Task description: The records that follow should be copied in full, exactly as they read.

Stored data entries
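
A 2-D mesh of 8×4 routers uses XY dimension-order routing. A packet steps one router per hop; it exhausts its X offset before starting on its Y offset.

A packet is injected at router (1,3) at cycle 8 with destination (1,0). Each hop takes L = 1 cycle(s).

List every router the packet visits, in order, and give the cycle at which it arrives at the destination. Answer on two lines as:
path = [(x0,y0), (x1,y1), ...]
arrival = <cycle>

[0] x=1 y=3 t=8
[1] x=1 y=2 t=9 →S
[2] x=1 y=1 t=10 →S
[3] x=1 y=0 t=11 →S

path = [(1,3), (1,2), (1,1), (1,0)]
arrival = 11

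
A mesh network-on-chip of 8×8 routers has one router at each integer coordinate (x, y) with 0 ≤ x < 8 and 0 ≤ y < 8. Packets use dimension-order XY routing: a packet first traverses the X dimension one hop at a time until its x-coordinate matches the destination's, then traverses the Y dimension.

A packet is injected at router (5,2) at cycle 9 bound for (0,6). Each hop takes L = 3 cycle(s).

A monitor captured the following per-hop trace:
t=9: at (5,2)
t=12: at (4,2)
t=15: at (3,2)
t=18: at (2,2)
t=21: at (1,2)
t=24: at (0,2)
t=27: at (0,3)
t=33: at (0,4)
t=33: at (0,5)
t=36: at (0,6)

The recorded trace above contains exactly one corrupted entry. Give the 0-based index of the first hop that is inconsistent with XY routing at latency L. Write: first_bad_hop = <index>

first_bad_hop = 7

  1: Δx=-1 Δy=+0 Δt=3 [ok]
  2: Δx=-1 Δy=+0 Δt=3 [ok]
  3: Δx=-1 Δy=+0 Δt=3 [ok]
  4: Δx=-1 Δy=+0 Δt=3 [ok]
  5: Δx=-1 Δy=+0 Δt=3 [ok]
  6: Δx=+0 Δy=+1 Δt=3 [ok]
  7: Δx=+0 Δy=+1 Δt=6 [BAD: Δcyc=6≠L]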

Your response:
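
A 2-D mesh of 8×4 routers uses XY dimension-order routing. A packet steps one router per hop; it exhausts its X offset before starting on its Y offset.

A packet is injected at router (1,3) at cycle 8 with destination (1,0). Each hop takes L = 1 cycle(s).

List every router the packet visits, in order, and give the cycle at which it arrives at the destination. Answer on two lines as:
path = [(x0,y0), (x1,y1), ...]
arrival = <cycle>

[0] x=1 y=3 t=8
[1] x=1 y=2 t=9 →S
[2] x=1 y=1 t=10 →S
[3] x=1 y=0 t=11 →S

path = [(1,3), (1,2), (1,1), (1,0)]
arrival = 11

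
A mesh network-on-chip of 8×8 routers has one router at each integer coordinate (x, y) with 0 ≤ x < 8 and 0 ≤ y < 8. Packets use dimension-order XY routing: a packet first traverses the X dimension one hop at a time until its x-coordinate matches the destination's, then traverses the Y dimension.

A packet is injected at router (5,2) at cycle 9 bound for (0,6). Each hop takes L = 3 cycle(s).

A monitor captured the following per-hop trace:
t=9: at (5,2)
t=12: at (4,2)
t=15: at (3,2)
t=18: at (2,2)
t=21: at (1,2)
t=24: at (0,2)
t=27: at (0,3)
t=33: at (0,4)
t=33: at (0,5)
t=36: at (0,6)

The recorded trace above contains exactly one corrupted entry. Give the 0-based index of the first hop that is inconsistent with XY routing at latency L. Write: first_bad_hop = <index>

first_bad_hop = 7

  1: Δx=-1 Δy=+0 Δt=3 [ok]
  2: Δx=-1 Δy=+0 Δt=3 [ok]
  3: Δx=-1 Δy=+0 Δt=3 [ok]
  4: Δx=-1 Δy=+0 Δt=3 [ok]
  5: Δx=-1 Δy=+0 Δt=3 [ok]
  6: Δx=+0 Δy=+1 Δt=3 [ok]
  7: Δx=+0 Δy=+1 Δt=6 [BAD: Δcyc=6≠L]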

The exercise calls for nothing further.